■ **Source data**
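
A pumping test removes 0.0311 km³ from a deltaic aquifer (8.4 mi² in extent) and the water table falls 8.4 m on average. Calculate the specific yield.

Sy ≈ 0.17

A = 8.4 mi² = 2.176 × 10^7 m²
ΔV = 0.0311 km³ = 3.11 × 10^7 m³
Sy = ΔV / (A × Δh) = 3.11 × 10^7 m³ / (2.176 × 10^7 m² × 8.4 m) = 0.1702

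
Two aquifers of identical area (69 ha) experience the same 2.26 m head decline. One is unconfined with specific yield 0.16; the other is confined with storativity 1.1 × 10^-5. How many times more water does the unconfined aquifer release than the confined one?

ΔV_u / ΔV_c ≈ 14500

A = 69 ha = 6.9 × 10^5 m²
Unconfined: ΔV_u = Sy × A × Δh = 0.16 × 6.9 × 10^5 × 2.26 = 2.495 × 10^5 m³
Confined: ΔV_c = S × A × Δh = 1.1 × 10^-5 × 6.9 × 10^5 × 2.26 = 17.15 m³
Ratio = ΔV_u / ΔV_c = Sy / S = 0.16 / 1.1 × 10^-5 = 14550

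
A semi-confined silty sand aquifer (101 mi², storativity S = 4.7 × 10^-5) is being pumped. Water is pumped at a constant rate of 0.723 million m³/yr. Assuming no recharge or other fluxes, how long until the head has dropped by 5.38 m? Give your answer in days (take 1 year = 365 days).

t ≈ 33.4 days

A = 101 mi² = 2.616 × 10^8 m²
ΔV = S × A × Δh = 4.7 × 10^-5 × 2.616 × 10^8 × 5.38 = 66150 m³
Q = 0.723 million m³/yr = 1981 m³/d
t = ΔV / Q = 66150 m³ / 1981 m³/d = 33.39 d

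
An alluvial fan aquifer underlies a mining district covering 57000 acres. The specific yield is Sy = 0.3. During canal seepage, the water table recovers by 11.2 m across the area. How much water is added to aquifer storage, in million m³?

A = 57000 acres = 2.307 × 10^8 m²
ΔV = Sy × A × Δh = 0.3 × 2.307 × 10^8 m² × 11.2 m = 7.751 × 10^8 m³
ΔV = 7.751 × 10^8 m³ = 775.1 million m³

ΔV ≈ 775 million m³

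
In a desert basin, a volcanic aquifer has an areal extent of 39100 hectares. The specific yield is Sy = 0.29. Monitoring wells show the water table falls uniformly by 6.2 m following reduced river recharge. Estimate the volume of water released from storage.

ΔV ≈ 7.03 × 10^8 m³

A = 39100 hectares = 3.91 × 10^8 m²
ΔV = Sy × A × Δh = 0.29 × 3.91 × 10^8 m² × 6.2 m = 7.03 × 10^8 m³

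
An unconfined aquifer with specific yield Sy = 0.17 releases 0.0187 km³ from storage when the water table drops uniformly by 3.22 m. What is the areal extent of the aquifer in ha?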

■ **About this task**
Each line of the data has to be written out exactly as it appears.

■ **Answer to this exercise**
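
A pumping test removes 0.0311 km³ from a deltaic aquifer (8.4 mi² in extent) and the water table falls 8.4 m on average. Calculate the specific yield.

Sy ≈ 0.17

A = 8.4 mi² = 2.176 × 10^7 m²
ΔV = 0.0311 km³ = 3.11 × 10^7 m³
Sy = ΔV / (A × Δh) = 3.11 × 10^7 m³ / (2.176 × 10^7 m² × 8.4 m) = 0.1702

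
Two aquifers of identical area (69 ha) experience the same 2.26 m head decline. One is unconfined with specific yield 0.16; the other is confined with storativity 1.1 × 10^-5. How many times more water does the unconfined aquifer release than the confined one?

ΔV_u / ΔV_c ≈ 14500

A = 69 ha = 6.9 × 10^5 m²
Unconfined: ΔV_u = Sy × A × Δh = 0.16 × 6.9 × 10^5 × 2.26 = 2.495 × 10^5 m³
Confined: ΔV_c = S × A × Δh = 1.1 × 10^-5 × 6.9 × 10^5 × 2.26 = 17.15 m³
Ratio = ΔV_u / ΔV_c = Sy / S = 0.16 / 1.1 × 10^-5 = 14550

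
A semi-confined silty sand aquifer (101 mi², storativity S = 4.7 × 10^-5) is being pumped. Water is pumped at a constant rate of 0.723 million m³/yr. Assuming no recharge or other fluxes, how long until the head has dropped by 5.38 m? Give your answer in days (take 1 year = 365 days).

t ≈ 33.4 days

A = 101 mi² = 2.616 × 10^8 m²
ΔV = S × A × Δh = 4.7 × 10^-5 × 2.616 × 10^8 × 5.38 = 66150 m³
Q = 0.723 million m³/yr = 1981 m³/d
t = ΔV / Q = 66150 m³ / 1981 m³/d = 33.39 d

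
An alluvial fan aquifer underlies a mining district covering 57000 acres. The specific yield is Sy = 0.3. During canal seepage, the water table recovers by 11.2 m across the area. How much water is added to aquifer storage, in million m³?

A = 57000 acres = 2.307 × 10^8 m²
ΔV = Sy × A × Δh = 0.3 × 2.307 × 10^8 m² × 11.2 m = 7.751 × 10^8 m³
ΔV = 7.751 × 10^8 m³ = 775.1 million m³

ΔV ≈ 775 million m³

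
In a desert basin, a volcanic aquifer has an areal extent of 39100 hectares. The specific yield is Sy = 0.29. Monitoring wells show the water table falls uniformly by 6.2 m following reduced river recharge. Estimate the volume of water released from storage.

ΔV ≈ 7.03 × 10^8 m³

A = 39100 hectares = 3.91 × 10^8 m²
ΔV = Sy × A × Δh = 0.29 × 3.91 × 10^8 m² × 6.2 m = 7.03 × 10^8 m³

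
An unconfined aquifer with specific yield Sy = 0.17 releases 0.0187 km³ from storage when the water table drops uniformly by 3.22 m. What is the areal extent of the aquifer in ha?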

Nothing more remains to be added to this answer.